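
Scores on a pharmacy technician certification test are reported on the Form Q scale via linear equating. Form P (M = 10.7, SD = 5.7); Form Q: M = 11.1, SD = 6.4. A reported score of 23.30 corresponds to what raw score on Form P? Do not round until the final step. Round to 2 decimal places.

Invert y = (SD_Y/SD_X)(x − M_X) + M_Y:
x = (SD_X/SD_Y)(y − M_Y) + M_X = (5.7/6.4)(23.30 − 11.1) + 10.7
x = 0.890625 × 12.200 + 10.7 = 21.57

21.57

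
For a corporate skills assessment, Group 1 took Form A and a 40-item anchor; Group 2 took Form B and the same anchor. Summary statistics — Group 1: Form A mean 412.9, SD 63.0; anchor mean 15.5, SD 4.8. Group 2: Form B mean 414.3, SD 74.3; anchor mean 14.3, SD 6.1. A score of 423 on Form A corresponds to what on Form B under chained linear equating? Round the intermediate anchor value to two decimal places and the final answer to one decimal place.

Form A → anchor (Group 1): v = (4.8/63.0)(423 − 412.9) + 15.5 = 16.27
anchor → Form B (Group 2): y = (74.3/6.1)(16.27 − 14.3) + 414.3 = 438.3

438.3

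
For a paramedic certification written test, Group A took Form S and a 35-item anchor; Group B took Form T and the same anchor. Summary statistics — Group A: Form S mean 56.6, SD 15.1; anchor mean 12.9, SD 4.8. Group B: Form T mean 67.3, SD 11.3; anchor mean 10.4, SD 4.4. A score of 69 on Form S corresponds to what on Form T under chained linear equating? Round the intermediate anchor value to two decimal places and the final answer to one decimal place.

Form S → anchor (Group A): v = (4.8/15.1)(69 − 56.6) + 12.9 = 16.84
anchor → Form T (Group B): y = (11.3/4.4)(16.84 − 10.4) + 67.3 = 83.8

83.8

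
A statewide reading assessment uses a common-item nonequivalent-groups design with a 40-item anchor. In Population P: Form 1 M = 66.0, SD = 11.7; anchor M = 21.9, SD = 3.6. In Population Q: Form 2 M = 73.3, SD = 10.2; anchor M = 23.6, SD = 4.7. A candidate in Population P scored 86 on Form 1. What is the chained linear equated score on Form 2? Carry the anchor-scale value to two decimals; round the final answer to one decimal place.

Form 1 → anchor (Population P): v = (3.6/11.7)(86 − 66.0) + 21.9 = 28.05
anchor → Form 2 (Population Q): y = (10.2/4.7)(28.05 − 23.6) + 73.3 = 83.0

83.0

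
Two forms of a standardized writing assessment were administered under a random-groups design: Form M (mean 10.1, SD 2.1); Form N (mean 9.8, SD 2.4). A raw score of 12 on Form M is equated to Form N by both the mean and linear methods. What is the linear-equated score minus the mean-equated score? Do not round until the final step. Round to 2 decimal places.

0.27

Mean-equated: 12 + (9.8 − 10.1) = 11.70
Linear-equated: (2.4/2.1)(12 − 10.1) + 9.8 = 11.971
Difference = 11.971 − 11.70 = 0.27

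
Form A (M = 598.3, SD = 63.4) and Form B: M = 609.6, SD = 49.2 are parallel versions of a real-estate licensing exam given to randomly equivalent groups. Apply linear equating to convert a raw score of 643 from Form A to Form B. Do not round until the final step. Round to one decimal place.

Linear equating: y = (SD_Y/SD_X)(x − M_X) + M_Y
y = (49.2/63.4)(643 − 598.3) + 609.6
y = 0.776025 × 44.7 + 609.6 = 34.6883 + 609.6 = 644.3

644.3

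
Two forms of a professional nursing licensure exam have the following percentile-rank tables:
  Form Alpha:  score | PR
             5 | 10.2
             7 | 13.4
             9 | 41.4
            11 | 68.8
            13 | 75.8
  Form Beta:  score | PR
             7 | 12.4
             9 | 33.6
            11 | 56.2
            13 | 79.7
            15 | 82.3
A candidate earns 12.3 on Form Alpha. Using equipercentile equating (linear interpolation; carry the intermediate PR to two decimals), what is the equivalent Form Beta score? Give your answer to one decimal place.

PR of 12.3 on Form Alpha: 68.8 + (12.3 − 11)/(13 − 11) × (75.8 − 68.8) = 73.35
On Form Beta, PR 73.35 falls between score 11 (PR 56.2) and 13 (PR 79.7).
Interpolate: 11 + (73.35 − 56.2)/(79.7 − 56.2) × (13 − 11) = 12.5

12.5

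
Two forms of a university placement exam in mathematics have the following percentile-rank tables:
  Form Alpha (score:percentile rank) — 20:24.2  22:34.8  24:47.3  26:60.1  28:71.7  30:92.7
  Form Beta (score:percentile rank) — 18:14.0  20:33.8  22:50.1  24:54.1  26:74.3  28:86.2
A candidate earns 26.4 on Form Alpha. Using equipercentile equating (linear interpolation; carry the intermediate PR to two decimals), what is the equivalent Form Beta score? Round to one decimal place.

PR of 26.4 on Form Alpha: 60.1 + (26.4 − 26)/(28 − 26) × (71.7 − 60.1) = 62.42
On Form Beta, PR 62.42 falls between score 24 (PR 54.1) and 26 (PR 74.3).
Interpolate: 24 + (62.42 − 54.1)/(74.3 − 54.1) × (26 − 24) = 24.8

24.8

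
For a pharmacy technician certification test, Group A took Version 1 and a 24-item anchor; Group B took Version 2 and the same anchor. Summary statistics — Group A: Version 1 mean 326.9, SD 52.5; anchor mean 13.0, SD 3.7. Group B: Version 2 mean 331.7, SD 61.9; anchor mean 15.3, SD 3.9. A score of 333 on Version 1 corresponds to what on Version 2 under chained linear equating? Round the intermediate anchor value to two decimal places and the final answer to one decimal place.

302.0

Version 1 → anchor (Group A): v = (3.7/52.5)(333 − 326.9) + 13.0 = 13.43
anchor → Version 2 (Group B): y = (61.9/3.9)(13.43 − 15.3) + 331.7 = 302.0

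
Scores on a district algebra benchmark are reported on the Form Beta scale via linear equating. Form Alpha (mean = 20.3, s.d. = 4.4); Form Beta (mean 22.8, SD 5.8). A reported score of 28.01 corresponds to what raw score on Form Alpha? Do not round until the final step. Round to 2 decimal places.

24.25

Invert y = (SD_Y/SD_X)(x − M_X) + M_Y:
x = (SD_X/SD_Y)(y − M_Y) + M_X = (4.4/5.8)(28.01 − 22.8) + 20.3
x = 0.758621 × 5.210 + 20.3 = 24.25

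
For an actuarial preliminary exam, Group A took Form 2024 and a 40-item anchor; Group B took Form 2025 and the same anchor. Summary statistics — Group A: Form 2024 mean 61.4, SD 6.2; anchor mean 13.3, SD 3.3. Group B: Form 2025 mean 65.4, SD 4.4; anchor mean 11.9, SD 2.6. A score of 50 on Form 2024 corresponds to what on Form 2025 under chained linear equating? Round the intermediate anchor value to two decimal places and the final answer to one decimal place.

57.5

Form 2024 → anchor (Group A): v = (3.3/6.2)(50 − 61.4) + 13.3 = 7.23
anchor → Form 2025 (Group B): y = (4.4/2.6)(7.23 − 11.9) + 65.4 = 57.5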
--
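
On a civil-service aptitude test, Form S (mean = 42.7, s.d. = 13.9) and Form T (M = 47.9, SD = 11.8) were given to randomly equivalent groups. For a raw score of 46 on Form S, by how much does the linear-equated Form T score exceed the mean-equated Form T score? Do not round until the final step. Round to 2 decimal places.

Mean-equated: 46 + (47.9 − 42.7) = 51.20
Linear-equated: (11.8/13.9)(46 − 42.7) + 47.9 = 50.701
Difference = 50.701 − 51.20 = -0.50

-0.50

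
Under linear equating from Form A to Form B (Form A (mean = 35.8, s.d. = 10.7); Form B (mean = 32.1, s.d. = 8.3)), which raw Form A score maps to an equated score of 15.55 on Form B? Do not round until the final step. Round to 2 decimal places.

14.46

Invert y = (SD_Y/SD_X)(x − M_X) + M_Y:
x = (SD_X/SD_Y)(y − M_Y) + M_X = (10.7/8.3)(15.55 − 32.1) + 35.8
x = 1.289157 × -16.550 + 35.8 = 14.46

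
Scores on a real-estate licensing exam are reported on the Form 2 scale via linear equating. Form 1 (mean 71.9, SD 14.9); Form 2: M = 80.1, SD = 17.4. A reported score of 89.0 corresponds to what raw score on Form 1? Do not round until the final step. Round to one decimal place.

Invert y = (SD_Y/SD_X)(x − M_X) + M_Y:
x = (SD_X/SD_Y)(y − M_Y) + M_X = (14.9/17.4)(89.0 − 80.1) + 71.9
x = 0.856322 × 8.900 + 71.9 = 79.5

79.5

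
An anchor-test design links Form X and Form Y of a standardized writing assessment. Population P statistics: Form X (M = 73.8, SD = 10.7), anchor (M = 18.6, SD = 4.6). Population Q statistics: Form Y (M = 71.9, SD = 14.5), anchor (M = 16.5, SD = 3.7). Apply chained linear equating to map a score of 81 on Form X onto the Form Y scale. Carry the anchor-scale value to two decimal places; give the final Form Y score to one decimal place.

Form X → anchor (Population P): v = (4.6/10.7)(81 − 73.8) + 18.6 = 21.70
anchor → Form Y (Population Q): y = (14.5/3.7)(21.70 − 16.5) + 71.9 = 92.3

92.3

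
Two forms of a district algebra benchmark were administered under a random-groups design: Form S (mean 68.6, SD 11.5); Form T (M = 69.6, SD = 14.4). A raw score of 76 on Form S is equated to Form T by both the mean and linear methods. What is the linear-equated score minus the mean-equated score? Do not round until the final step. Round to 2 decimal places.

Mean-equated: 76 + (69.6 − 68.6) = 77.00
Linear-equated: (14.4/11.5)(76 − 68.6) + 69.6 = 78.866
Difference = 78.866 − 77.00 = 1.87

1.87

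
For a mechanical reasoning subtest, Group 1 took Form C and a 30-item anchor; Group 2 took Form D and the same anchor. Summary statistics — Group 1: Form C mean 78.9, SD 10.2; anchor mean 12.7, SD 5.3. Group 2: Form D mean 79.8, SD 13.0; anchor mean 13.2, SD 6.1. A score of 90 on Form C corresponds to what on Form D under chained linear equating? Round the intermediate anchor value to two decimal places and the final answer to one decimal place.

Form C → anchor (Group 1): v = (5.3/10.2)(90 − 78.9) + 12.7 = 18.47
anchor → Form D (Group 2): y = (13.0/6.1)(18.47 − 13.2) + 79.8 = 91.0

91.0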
* * *
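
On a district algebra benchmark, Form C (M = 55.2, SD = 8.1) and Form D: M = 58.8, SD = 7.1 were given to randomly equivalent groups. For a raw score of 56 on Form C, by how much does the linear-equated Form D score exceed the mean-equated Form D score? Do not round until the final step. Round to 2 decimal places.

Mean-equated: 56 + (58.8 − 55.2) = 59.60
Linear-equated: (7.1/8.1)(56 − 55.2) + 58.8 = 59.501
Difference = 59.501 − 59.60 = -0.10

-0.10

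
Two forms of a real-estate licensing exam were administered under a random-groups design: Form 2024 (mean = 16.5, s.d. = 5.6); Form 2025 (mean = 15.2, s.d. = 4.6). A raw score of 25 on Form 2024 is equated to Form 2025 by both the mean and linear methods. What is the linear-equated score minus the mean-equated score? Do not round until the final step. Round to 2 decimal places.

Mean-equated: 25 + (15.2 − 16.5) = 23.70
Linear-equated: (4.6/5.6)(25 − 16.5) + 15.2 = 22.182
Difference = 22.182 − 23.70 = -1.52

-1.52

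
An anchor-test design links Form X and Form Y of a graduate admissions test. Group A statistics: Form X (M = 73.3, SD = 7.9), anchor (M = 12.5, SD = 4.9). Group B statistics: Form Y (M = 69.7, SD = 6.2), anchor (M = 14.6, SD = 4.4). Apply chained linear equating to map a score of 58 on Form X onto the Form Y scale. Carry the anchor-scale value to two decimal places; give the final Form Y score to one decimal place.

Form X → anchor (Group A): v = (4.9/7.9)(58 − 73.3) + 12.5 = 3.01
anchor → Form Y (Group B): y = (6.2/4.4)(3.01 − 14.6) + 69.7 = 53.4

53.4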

== EXERCISE GOAL ==
Every line in the listing above that mentions "tables" should be returned.

== SOLUTION BELOW ==
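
Two forms of a professional nursing licensure exam have the following percentile-rank tables:
Two forms of a university placement exam in mathematics have the following percentile-rank tables: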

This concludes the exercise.